(Stored data entries)
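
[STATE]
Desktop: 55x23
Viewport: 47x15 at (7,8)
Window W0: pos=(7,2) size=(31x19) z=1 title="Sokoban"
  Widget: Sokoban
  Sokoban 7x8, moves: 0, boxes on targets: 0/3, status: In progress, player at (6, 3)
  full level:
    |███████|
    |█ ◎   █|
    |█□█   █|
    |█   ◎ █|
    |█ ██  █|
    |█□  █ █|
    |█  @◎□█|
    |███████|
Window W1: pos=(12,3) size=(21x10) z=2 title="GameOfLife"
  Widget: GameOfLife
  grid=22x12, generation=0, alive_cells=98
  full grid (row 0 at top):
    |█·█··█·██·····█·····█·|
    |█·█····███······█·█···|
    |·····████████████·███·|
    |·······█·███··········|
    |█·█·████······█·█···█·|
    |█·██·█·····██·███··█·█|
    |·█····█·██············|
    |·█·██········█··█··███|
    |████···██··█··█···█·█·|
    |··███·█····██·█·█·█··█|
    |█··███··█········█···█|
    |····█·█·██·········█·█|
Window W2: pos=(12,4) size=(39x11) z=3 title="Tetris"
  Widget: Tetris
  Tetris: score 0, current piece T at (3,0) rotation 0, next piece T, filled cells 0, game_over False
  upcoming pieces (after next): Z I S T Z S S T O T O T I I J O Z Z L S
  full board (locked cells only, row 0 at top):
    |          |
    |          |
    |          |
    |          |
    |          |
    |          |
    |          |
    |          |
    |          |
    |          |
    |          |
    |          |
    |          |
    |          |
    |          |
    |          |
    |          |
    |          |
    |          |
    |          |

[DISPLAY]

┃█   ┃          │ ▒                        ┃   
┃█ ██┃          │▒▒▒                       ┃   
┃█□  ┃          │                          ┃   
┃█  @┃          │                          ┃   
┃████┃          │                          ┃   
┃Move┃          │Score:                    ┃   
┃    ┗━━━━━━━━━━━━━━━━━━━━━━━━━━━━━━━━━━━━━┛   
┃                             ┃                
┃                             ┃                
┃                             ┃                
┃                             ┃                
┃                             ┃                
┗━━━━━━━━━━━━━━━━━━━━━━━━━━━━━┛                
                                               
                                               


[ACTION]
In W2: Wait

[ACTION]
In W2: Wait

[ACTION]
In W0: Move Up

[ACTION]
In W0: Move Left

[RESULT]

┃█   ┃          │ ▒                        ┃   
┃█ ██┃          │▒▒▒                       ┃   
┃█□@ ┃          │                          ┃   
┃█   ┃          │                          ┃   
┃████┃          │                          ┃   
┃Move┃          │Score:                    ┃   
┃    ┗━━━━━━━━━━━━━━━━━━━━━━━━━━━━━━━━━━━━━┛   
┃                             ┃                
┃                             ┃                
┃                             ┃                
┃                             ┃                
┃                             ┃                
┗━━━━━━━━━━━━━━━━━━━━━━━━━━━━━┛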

▶ _EXERCISE GOAL_
Nothing but the lines above from the one containing "Tetris: score 0, current" through the one containing "In W0: Move Left" should appear in the answer, each repeated exactly.

▶ _WRITTEN RESPONSE_
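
  Tetris: score 0, current piece T at (3,0) rotation 0, next piece T, filled cells 0, game_over False
  upcoming pieces (after next): Z I S T Z S S T O T O T I I J O Z Z L S
  full board (locked cells only, row 0 at top):
    |          |
    |          |
    |          |
    |          |
    |          |
    |          |
    |          |
    |          |
    |          |
    |          |
    |          |
    |          |
    |          |
    |          |
    |          |
    |          |
    |          |
    |          |
    |          |
    |          |

[DISPLAY]

┃█   ┃          │ ▒                        ┃   
┃█ ██┃          │▒▒▒                       ┃   
┃█□  ┃          │                          ┃   
┃█  @┃          │                          ┃   
┃████┃          │                          ┃   
┃Move┃          │Score:                    ┃   
┃    ┗━━━━━━━━━━━━━━━━━━━━━━━━━━━━━━━━━━━━━┛   
┃                             ┃                
┃                             ┃                
┃                             ┃                
┃                             ┃                
┃                             ┃                
┗━━━━━━━━━━━━━━━━━━━━━━━━━━━━━┛                
                                               
                                               


[ACTION]
In W2: Wait

[ACTION]
In W2: Wait

[ACTION]
In W0: Move Up

[ACTION]
In W0: Move Left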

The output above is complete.